(Beginning of Supplied information)
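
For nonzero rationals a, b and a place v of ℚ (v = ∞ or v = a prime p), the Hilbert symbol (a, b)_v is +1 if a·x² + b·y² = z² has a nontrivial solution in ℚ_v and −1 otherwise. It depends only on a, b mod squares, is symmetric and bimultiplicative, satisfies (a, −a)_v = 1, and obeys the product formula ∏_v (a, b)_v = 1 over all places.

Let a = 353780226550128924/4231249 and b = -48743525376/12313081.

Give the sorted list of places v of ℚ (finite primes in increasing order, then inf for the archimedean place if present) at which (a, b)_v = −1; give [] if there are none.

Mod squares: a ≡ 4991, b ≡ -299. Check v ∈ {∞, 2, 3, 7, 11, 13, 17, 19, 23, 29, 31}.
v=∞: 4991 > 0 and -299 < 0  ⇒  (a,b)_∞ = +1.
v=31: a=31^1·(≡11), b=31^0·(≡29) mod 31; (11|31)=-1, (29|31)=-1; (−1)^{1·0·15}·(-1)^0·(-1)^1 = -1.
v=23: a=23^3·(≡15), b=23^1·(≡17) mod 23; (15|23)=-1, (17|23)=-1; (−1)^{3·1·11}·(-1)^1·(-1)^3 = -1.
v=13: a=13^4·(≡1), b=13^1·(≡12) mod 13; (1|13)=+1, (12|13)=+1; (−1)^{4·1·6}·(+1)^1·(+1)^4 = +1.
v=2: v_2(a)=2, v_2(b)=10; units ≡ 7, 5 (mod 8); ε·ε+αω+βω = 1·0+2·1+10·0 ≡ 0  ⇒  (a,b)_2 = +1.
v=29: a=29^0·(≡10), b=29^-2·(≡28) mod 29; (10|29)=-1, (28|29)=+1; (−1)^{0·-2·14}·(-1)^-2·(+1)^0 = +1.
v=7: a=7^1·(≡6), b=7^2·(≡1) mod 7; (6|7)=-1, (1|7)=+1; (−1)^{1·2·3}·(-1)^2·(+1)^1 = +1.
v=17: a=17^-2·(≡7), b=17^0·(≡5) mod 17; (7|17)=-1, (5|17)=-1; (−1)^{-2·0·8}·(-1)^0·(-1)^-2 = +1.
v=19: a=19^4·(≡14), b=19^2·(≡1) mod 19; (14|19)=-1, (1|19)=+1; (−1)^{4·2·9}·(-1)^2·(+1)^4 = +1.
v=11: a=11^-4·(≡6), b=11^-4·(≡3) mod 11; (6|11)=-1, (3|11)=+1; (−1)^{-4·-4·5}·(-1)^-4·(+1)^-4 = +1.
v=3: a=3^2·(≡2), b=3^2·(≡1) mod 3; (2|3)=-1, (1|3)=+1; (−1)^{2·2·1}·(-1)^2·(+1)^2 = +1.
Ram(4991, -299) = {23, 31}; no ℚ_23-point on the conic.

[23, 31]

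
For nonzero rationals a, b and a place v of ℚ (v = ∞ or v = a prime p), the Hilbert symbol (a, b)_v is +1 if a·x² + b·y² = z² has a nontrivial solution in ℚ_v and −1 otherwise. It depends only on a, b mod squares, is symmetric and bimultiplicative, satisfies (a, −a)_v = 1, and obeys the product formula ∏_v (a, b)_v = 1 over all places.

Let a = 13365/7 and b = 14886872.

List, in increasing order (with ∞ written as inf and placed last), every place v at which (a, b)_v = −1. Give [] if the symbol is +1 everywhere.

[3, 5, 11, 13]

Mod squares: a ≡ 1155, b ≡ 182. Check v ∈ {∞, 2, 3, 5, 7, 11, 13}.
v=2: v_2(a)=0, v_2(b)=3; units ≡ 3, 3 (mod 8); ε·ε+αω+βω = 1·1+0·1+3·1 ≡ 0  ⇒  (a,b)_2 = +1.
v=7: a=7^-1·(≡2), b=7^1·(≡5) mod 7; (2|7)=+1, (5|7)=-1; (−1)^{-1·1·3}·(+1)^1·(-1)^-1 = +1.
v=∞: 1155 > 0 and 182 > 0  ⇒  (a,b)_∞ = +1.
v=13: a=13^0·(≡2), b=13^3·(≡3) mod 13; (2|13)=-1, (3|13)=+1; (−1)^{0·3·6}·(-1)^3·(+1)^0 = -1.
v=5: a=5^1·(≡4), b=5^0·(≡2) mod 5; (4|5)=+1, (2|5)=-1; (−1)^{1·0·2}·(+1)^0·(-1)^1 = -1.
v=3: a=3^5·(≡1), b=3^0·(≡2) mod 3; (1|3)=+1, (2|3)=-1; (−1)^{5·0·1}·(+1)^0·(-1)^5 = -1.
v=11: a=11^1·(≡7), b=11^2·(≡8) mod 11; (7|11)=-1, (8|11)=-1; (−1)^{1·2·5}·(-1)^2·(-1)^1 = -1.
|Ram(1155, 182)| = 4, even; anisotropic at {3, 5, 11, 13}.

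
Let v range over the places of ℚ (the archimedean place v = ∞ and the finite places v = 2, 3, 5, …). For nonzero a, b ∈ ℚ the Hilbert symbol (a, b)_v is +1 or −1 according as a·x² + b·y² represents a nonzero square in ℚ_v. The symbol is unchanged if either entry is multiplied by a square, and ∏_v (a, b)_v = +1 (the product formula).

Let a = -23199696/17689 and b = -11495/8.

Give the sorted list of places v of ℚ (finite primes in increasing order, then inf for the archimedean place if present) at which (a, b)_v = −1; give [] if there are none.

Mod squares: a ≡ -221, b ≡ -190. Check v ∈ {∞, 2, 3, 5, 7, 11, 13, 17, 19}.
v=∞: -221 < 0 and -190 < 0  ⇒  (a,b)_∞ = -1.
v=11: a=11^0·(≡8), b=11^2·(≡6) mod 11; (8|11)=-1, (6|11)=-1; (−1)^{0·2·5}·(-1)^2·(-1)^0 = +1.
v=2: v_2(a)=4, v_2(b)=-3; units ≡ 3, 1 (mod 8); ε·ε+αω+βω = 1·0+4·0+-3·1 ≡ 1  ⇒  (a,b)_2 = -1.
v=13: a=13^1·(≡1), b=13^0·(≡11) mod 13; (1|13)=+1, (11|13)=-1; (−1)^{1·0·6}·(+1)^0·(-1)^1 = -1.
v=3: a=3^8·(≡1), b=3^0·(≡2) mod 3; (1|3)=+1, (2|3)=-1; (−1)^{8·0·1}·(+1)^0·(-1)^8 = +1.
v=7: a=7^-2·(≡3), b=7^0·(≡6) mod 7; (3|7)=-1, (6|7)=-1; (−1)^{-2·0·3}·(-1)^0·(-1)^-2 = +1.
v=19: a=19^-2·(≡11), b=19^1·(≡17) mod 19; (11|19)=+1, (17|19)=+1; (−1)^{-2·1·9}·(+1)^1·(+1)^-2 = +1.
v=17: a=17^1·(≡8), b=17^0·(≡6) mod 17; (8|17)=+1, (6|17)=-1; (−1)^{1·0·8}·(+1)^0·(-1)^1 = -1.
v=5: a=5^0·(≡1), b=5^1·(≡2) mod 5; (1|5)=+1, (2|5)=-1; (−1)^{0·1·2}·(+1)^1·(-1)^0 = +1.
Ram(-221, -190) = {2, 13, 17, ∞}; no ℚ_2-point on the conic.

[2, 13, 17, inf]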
(End of Supplied information)
(Beginning of Supplied information)
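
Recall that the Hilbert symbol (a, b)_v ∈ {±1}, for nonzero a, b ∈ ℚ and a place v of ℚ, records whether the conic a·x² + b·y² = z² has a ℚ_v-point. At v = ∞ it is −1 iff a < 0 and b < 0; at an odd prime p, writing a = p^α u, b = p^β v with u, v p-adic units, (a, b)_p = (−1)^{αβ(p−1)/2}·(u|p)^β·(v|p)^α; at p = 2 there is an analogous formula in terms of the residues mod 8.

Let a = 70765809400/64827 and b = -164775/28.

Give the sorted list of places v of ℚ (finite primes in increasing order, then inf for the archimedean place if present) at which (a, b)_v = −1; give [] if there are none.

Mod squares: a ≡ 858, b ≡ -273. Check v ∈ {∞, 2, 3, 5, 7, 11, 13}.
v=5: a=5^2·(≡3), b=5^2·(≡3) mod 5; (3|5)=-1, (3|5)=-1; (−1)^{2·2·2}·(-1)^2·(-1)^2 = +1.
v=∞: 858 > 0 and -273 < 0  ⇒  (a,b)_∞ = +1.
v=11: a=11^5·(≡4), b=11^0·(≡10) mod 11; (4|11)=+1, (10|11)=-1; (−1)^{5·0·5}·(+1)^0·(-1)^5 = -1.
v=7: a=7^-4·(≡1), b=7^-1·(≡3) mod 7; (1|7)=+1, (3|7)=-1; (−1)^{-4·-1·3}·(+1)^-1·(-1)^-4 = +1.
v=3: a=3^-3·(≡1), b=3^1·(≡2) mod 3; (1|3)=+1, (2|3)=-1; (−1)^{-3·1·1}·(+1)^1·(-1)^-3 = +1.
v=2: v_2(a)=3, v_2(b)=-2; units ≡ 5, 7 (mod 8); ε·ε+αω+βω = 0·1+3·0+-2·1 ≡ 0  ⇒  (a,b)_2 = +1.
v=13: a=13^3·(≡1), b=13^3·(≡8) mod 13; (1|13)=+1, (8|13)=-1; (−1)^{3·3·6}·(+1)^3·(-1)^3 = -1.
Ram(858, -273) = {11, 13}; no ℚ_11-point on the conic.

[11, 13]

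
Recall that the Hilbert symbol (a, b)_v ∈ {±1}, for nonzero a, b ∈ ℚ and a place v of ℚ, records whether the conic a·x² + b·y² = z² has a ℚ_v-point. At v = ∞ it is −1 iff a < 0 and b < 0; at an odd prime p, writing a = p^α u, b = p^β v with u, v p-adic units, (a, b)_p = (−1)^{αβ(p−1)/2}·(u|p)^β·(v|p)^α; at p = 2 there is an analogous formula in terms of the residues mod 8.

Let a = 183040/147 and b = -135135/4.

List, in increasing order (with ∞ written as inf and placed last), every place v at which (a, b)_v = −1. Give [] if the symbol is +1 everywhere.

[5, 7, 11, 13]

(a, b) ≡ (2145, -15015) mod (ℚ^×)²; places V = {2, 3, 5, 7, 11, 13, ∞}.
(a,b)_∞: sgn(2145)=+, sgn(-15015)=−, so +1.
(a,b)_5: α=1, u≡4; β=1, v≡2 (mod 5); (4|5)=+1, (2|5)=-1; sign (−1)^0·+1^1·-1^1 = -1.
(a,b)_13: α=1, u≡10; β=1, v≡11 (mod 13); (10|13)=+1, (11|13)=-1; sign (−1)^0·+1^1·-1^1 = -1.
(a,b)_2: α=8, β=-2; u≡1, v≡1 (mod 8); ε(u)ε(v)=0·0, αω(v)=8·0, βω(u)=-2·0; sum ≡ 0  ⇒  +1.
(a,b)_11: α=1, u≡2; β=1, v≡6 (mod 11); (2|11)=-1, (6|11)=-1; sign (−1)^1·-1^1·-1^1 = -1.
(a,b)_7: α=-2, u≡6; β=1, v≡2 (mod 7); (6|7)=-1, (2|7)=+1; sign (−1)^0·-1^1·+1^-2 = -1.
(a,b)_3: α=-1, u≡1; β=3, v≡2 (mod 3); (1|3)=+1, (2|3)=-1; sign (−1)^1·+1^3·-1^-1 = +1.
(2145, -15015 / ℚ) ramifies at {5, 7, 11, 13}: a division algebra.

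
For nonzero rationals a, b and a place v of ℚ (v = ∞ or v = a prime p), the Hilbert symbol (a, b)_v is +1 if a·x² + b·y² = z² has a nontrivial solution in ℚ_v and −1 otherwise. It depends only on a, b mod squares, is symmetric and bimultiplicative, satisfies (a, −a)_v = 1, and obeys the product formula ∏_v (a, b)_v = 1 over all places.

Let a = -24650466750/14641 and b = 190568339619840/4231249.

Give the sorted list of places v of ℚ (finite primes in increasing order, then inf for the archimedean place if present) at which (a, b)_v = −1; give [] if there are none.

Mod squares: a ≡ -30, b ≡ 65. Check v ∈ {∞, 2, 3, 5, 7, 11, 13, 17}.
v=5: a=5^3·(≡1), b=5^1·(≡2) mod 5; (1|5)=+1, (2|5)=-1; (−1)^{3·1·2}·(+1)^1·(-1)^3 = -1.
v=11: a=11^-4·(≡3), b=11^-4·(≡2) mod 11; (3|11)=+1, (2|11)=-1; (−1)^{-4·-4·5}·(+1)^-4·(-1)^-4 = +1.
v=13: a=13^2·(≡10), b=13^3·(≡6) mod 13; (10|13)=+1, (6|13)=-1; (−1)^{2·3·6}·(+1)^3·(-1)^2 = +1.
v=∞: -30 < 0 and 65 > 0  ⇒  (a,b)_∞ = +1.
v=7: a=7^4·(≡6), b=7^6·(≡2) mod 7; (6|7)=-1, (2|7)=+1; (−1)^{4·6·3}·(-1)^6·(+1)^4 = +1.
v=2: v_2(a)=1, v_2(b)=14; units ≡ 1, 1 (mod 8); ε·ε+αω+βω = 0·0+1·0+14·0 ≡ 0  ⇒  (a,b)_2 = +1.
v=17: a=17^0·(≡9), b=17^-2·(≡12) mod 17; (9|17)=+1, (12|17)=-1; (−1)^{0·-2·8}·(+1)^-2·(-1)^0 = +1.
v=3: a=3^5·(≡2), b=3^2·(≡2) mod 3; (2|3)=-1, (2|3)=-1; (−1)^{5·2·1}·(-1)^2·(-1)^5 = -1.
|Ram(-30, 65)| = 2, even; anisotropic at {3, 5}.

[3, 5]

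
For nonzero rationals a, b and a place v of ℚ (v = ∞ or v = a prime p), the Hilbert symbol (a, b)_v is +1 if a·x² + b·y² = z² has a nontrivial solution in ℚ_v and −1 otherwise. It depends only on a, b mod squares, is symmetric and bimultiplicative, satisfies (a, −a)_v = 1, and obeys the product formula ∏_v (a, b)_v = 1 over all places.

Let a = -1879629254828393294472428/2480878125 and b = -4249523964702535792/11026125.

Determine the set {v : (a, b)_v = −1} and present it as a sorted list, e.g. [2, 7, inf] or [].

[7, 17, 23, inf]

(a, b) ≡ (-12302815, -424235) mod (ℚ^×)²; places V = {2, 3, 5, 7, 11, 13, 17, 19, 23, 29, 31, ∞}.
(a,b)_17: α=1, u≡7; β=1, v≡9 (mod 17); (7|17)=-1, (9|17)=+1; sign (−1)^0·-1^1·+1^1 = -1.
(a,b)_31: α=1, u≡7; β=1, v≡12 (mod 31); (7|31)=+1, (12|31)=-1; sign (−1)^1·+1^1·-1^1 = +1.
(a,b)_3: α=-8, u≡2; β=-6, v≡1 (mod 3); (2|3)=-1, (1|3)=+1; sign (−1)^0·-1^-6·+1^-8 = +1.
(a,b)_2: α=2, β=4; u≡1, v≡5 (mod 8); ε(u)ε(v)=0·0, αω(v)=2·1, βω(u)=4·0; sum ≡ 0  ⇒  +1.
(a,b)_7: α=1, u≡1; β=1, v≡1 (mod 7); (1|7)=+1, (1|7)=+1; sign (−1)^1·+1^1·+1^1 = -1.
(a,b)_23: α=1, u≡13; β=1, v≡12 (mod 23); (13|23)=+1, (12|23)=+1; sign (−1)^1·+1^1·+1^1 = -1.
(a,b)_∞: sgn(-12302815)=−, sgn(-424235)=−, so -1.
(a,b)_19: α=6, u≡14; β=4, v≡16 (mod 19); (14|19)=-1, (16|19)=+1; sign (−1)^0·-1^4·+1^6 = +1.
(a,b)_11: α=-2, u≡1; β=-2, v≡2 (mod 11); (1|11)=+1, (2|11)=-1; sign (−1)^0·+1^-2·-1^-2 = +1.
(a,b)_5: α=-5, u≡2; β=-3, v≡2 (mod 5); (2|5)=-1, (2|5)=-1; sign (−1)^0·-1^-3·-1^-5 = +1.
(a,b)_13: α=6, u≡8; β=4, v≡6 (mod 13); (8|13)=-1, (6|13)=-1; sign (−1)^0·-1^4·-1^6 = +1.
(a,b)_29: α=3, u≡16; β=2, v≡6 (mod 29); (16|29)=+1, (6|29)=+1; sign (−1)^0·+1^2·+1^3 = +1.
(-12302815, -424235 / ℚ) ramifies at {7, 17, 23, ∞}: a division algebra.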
(End of Supplied information)
Whatever else the listing above holds, retype exactly only the lines from the one containing "Let a = 183040/147 and b = -135135/4." to the one containing "Let a = -24650466750/14641", both ends kept.

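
Let a = 183040/147 and b = -135135/4.

List, in increasing order (with ∞ written as inf and placed last), every place v at which (a, b)_v = −1. Give [] if the symbol is +1 everywhere.

[5, 7, 11, 13]

(a, b) ≡ (2145, -15015) mod (ℚ^×)²; places V = {2, 3, 5, 7, 11, 13, ∞}.
(a,b)_∞: sgn(2145)=+, sgn(-15015)=−, so +1.
(a,b)_5: α=1, u≡4; β=1, v≡2 (mod 5); (4|5)=+1, (2|5)=-1; sign (−1)^0·+1^1·-1^1 = -1.
(a,b)_13: α=1, u≡10; β=1, v≡11 (mod 13); (10|13)=+1, (11|13)=-1; sign (−1)^0·+1^1·-1^1 = -1.
(a,b)_2: α=8, β=-2; u≡1, v≡1 (mod 8); ε(u)ε(v)=0·0, αω(v)=8·0, βω(u)=-2·0; sum ≡ 0  ⇒  +1.
(a,b)_11: α=1, u≡2; β=1, v≡6 (mod 11); (2|11)=-1, (6|11)=-1; sign (−1)^1·-1^1·-1^1 = -1.
(a,b)_7: α=-2, u≡6; β=1, v≡2 (mod 7); (6|7)=-1, (2|7)=+1; sign (−1)^0·-1^1·+1^-2 = -1.
(a,b)_3: α=-1, u≡1; β=3, v≡2 (mod 3); (1|3)=+1, (2|3)=-1; sign (−1)^1·+1^3·-1^-1 = +1.
(2145, -15015 / ℚ) ramifies at {5, 7, 11, 13}: a division algebra.

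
For nonzero rationals a, b and a place v of ℚ (v = ∞ or v = a prime p), the Hilbert symbol (a, b)_v is +1 if a·x² + b·y² = z² has a nontrivial solution in ℚ_v and −1 otherwise. It depends only on a, b mod squares, is symmetric and bimultiplicative, satisfies (a, −a)_v = 1, and obeys the product formula ∏_v (a, b)_v = 1 over all places.

Let a = -24650466750/14641 and b = 190568339619840/4231249.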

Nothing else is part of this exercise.